▶ **Exercise**: Every record below, from the first line to the last, is to be set down again exactly.

-------

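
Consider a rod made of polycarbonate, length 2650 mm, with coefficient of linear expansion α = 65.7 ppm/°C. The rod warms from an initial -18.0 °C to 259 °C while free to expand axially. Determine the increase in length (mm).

ΔT = 259 − (-18.0) = 277.0 K.
ΔL = α·L₀·ΔT = 65.7×10⁻⁶ × 2650 mm × 277.0 K = 48.2 mm.

48.2 mm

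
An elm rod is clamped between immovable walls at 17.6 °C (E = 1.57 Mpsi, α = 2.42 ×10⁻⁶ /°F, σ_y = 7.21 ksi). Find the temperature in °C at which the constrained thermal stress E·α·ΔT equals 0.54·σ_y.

587 °C

E = 1.57 Mpsi = 10.82 GPa.
α = 2.42×10⁻⁶/°F × 9/5 = 4.36×10⁻⁶/K.
σ_y = 7.21 ksi = 49.71 MPa.
E·α·ΔT = 26.84 MPa ⇒ ΔT = 26.84 / (10.82×10³ × 4.36×10⁻⁶) = 569.3 K.
T = 17.6 + 569.3 = 586.9 °C.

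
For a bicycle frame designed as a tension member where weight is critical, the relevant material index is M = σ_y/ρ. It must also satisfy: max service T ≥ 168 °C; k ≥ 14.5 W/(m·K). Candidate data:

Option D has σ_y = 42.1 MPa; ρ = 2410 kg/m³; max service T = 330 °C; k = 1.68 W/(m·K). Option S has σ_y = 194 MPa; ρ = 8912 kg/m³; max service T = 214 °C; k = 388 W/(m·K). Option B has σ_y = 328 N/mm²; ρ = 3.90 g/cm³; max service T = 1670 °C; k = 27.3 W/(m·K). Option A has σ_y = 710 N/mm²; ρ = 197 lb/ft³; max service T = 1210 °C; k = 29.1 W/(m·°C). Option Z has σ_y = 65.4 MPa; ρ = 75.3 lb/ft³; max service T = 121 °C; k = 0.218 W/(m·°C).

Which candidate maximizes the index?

Screen on constraints: max service T ≥ 168 °C; k ≥ 14.5 W/(m·K). Survivors: option S, option B, option A.
After converting to SI:
  option S: σ_y = 194.0 MPa, ρ = 8912 kg/m³
  option B: σ_y = 328.0 MPa, ρ = 3900 kg/m³
  option A: σ_y = 710.0 MPa, ρ = 3156 kg/m³
  option A: M = 225 kN·m/kg
  option B: M = 84.1 kN·m/kg
  option S: M = 21.8 kN·m/kg
Highest index: option A.

option A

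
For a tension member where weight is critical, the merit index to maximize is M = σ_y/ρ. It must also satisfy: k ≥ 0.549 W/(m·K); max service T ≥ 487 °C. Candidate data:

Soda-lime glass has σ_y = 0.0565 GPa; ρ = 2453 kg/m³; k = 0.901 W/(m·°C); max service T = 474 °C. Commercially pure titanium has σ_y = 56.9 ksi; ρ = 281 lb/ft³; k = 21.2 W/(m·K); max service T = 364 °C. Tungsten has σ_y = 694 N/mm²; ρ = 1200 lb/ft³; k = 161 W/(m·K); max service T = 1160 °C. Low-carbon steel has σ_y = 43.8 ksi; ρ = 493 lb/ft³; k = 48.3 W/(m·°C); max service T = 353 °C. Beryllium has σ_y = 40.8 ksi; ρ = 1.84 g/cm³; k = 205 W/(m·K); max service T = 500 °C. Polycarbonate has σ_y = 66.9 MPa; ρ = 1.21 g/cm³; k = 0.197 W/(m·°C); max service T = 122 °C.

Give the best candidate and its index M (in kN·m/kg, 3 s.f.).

beryllium, M = 153 kN·m/kg

Screen on constraints: k ≥ 0.549 W/(m·K); max service T ≥ 487 °C. Survivors: tungsten, beryllium.
In SI units:
  tungsten: σ_y = 694.0 MPa, ρ = 19220 kg/m³
  beryllium: σ_y = 281.3 MPa, ρ = 1840 kg/m³
  beryllium: M = 153 kN·m/kg
  tungsten: M = 36.1 kN·m/kg
The maximum is for beryllium.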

-------

▶ **Written answer**:
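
Consider a rod made of polycarbonate, length 2650 mm, with coefficient of linear expansion α = 65.7 ppm/°C. The rod warms from an initial -18.0 °C to 259 °C while free to expand axially. Determine the increase in length (mm).

ΔT = 259 − (-18.0) = 277.0 K.
ΔL = α·L₀·ΔT = 65.7×10⁻⁶ × 2650 mm × 277.0 K = 48.2 mm.

48.2 mm

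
An elm rod is clamped between immovable walls at 17.6 °C (E = 1.57 Mpsi, α = 2.42 ×10⁻⁶ /°F, σ_y = 7.21 ksi). Find the temperature in °C at which the constrained thermal stress E·α·ΔT equals 0.54·σ_y.

587 °C

E = 1.57 Mpsi = 10.82 GPa.
α = 2.42×10⁻⁶/°F × 9/5 = 4.36×10⁻⁶/K.
σ_y = 7.21 ksi = 49.71 MPa.
E·α·ΔT = 26.84 MPa ⇒ ΔT = 26.84 / (10.82×10³ × 4.36×10⁻⁶) = 569.3 K.
T = 17.6 + 569.3 = 586.9 °C.

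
For a bicycle frame designed as a tension member where weight is critical, the relevant material index is M = σ_y/ρ. It must also satisfy: max service T ≥ 168 °C; k ≥ 14.5 W/(m·K). Candidate data:

Option D has σ_y = 42.1 MPa; ρ = 2410 kg/m³; max service T = 330 °C; k = 1.68 W/(m·K). Option S has σ_y = 194 MPa; ρ = 8912 kg/m³; max service T = 214 °C; k = 388 W/(m·K). Option B has σ_y = 328 N/mm²; ρ = 3.90 g/cm³; max service T = 1670 °C; k = 27.3 W/(m·K). Option A has σ_y = 710 N/mm²; ρ = 197 lb/ft³; max service T = 1210 °C; k = 29.1 W/(m·°C). Option Z has σ_y = 65.4 MPa; ρ = 75.3 lb/ft³; max service T = 121 °C; k = 0.218 W/(m·°C).

Which candidate maximizes the index?

Screen on constraints: max service T ≥ 168 °C; k ≥ 14.5 W/(m·K). Survivors: option S, option B, option A.
After converting to SI:
  option S: σ_y = 194.0 MPa, ρ = 8912 kg/m³
  option B: σ_y = 328.0 MPa, ρ = 3900 kg/m³
  option A: σ_y = 710.0 MPa, ρ = 3156 kg/m³
  option A: M = 225 kN·m/kg
  option B: M = 84.1 kN·m/kg
  option S: M = 21.8 kN·m/kg
Highest index: option A.

option A

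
For a tension member where weight is critical, the merit index to maximize is M = σ_y/ρ. It must also satisfy: k ≥ 0.549 W/(m·K); max service T ≥ 487 °C. Candidate data:

Soda-lime glass has σ_y = 0.0565 GPa; ρ = 2453 kg/m³; k = 0.901 W/(m·°C); max service T = 474 °C. Commercially pure titanium has σ_y = 56.9 ksi; ρ = 281 lb/ft³; k = 21.2 W/(m·K); max service T = 364 °C. Tungsten has σ_y = 694 N/mm²; ρ = 1200 lb/ft³; k = 161 W/(m·K); max service T = 1160 °C. Low-carbon steel has σ_y = 43.8 ksi; ρ = 493 lb/ft³; k = 48.3 W/(m·°C); max service T = 353 °C. Beryllium has σ_y = 40.8 ksi; ρ = 1.84 g/cm³; k = 205 W/(m·K); max service T = 500 °C. Polycarbonate has σ_y = 66.9 MPa; ρ = 1.21 g/cm³; k = 0.197 W/(m·°C); max service T = 122 °C.

Give the best candidate and its index M (in kN·m/kg, 3 s.f.).

beryllium, M = 153 kN·m/kg

Screen on constraints: k ≥ 0.549 W/(m·K); max service T ≥ 487 °C. Survivors: tungsten, beryllium.
In SI units:
  tungsten: σ_y = 694.0 MPa, ρ = 19220 kg/m³
  beryllium: σ_y = 281.3 MPa, ρ = 1840 kg/m³
  beryllium: M = 153 kN·m/kg
  tungsten: M = 36.1 kN·m/kg
The maximum is for beryllium.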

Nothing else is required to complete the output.